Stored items

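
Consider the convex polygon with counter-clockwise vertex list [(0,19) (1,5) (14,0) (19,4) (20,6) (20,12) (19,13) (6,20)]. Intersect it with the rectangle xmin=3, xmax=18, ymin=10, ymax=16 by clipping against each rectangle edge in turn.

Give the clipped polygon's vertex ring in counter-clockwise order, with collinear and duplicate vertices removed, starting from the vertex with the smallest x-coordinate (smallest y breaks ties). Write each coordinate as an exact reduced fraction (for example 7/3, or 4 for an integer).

1. After x ≥ 3: [(3,39/2) (3,55/13) (14,0) (19,4) (20,6) (20,12) (19,13) (6,20)]
2. After x ≤ 18: [(3,39/2) (3,55/13) (14,0) (18,16/5) (18,176/13) (6,20)]
3. After y ≥ 10: [(3,39/2) (3,10) (18,10) (18,176/13) (6,20)]
4. After y ≤ 16: [(3,16) (3,10) (18,10) (18,176/13) (94/7,16)]
5. Canonical ring: [(3,10) (18,10) (18,176/13) (94/7,16) (3,16)]

Clipped polygon: [(3,10) (18,10) (18,176/13) (94/7,16) (3,16)]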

▸ What you need to do
For this exercise, restate every record word for word.

▸ The completed task
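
Consider the convex polygon with counter-clockwise vertex list [(0,19) (1,5) (14,0) (19,4) (20,6) (20,12) (19,13) (6,20)]. Intersect it with the rectangle xmin=3, xmax=18, ymin=10, ymax=16 by clipping against each rectangle edge in turn.

Give the clipped polygon's vertex ring in counter-clockwise order, with collinear and duplicate vertices removed, starting from the vertex with the smallest x-coordinate (smallest y breaks ties). Write each coordinate as an exact reduced fraction (for example 7/3, or 4 for an integer).

1. After x ≥ 3: [(3,39/2) (3,55/13) (14,0) (19,4) (20,6) (20,12) (19,13) (6,20)]
2. After x ≤ 18: [(3,39/2) (3,55/13) (14,0) (18,16/5) (18,176/13) (6,20)]
3. After y ≥ 10: [(3,39/2) (3,10) (18,10) (18,176/13) (6,20)]
4. After y ≤ 16: [(3,16) (3,10) (18,10) (18,176/13) (94/7,16)]
5. Canonical ring: [(3,10) (18,10) (18,176/13) (94/7,16) (3,16)]

Clipped polygon: [(3,10) (18,10) (18,176/13) (94/7,16) (3,16)]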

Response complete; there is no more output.